(EXERCISE)
The result should be every line in the data below that carries the string "design".

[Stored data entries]
***

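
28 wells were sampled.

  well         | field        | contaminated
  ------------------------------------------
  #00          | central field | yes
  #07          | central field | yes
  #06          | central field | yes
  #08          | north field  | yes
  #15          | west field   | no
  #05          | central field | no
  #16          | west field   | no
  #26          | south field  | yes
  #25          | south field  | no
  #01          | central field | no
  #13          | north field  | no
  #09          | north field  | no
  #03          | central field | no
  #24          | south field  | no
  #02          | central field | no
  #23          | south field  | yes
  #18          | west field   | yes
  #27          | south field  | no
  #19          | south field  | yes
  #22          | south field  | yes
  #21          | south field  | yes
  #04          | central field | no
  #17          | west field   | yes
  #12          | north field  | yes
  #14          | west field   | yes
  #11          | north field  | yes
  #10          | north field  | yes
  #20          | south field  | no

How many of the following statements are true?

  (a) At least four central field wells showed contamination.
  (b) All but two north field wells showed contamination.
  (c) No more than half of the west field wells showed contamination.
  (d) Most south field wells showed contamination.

(a) central field: |A| = 8, |A ∩ B| = 3; needs |A ∩ B| ≥ 4 — false.
(b) north field: |A| = 6, |A ∩ B| = 4; needs |A ∖ B| = 2 — true.
(c) west field: |A| = 5, |A ∩ B| = 3; needs |A ∩ B| ≤ |A ∖ B| — false.
(d) south field: |A| = 9, |A ∩ B| = 5; needs |A ∩ B| > |A ∖ B| — true.

2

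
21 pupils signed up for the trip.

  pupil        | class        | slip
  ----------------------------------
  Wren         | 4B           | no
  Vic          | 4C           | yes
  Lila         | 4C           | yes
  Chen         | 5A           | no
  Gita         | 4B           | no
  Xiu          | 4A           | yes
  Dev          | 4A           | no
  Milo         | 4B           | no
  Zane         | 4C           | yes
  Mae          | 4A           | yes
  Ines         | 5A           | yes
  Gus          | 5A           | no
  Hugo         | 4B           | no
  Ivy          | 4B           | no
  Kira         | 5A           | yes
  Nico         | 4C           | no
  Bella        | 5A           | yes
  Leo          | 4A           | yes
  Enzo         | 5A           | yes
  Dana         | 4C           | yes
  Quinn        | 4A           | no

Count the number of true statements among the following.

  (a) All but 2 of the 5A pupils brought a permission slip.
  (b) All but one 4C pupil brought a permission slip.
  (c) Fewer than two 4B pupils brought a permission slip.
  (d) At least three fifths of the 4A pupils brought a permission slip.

4

(a) 5A: |A| = 6, |A ∩ B| = 4; needs |A ∖ B| = 2 — true.
(b) 4C: |A| = 5, |A ∩ B| = 4; needs |A ∖ B| = 1 — true.
(c) 4B: |A| = 5, |A ∩ B| = 0; needs |A ∩ B| < 2 — true.
(d) 4A: |A| = 5, |A ∩ B| = 3; needs |A ∩ B| / |A| ≥ 3/5 — true.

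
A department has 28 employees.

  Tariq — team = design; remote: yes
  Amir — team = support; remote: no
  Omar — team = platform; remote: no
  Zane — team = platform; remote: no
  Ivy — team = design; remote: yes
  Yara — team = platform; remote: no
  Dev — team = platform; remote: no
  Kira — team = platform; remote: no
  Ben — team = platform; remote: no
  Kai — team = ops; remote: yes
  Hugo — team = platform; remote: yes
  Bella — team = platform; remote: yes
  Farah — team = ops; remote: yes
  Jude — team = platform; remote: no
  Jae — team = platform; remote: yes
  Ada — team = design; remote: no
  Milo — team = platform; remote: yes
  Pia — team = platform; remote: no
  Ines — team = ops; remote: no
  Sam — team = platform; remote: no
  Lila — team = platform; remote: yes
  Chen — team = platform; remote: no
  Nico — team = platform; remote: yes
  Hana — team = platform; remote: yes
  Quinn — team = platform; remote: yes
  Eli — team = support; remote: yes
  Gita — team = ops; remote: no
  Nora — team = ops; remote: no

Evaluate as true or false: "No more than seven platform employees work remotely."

False

The determiner here denotes the relation: |A ∩ B| ≤ 7.
|A| = 18, |A ∩ B| = 8, |A ∖ B| = 10.
|A ∩ B| = 8, so the statement is false.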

***

(EXERCISE ANSWER)
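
  Tariq — team = design; remote: yes
  Ivy — team = design; remote: yes
  Ada — team = design; remote: no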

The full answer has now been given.